- **Your assignment**: All of the entries below should be copied exactly as they appear.

(Extracted data Opens)

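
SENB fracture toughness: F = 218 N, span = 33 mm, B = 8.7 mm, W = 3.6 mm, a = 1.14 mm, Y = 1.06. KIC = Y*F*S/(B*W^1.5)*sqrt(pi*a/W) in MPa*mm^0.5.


KIC = 1.06*218*33/(8.7*3.6^1.5)*sqrt(pi*1.14/3.6) = 127.99

127.99


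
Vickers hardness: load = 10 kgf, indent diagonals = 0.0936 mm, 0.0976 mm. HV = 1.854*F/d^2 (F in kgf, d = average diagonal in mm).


d_avg = (0.0936+0.0976)/2 = 0.0956 mm
HV = 1.854*10/0.0956^2 = 2029

2029


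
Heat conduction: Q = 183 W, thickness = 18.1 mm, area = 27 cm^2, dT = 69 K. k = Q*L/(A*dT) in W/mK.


k = 183*18.1/1000/(27/10000*69) = 17.78 W/mK

17.78


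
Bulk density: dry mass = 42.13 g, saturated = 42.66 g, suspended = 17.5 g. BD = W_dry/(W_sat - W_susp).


BD = 42.13 / (42.66 - 17.5) = 42.13 / 25.16 = 1.674 g/cm^3

1.674


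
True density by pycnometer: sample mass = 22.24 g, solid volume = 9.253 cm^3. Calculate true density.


TD = 22.24 / 9.253 = 2.404 g/cm^3

2.404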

(Extracted data Closes)

- **Result below**:
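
SENB fracture toughness: F = 218 N, span = 33 mm, B = 8.7 mm, W = 3.6 mm, a = 1.14 mm, Y = 1.06. KIC = Y*F*S/(B*W^1.5)*sqrt(pi*a/W) in MPa*mm^0.5.


KIC = 1.06*218*33/(8.7*3.6^1.5)*sqrt(pi*1.14/3.6) = 127.99

127.99


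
Vickers hardness: load = 10 kgf, indent diagonals = 0.0936 mm, 0.0976 mm. HV = 1.854*F/d^2 (F in kgf, d = average diagonal in mm).


d_avg = (0.0936+0.0976)/2 = 0.0956 mm
HV = 1.854*10/0.0956^2 = 2029

2029


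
Heat conduction: Q = 183 W, thickness = 18.1 mm, area = 27 cm^2, dT = 69 K. k = Q*L/(A*dT) in W/mK.


k = 183*18.1/1000/(27/10000*69) = 17.78 W/mK

17.78


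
Bulk density: dry mass = 42.13 g, saturated = 42.66 g, suspended = 17.5 g. BD = W_dry/(W_sat - W_susp).


BD = 42.13 / (42.66 - 17.5) = 42.13 / 25.16 = 1.674 g/cm^3

1.674


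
True density by pycnometer: sample mass = 22.24 g, solid volume = 9.253 cm^3. Calculate true density.


TD = 22.24 / 9.253 = 2.404 g/cm^3

2.404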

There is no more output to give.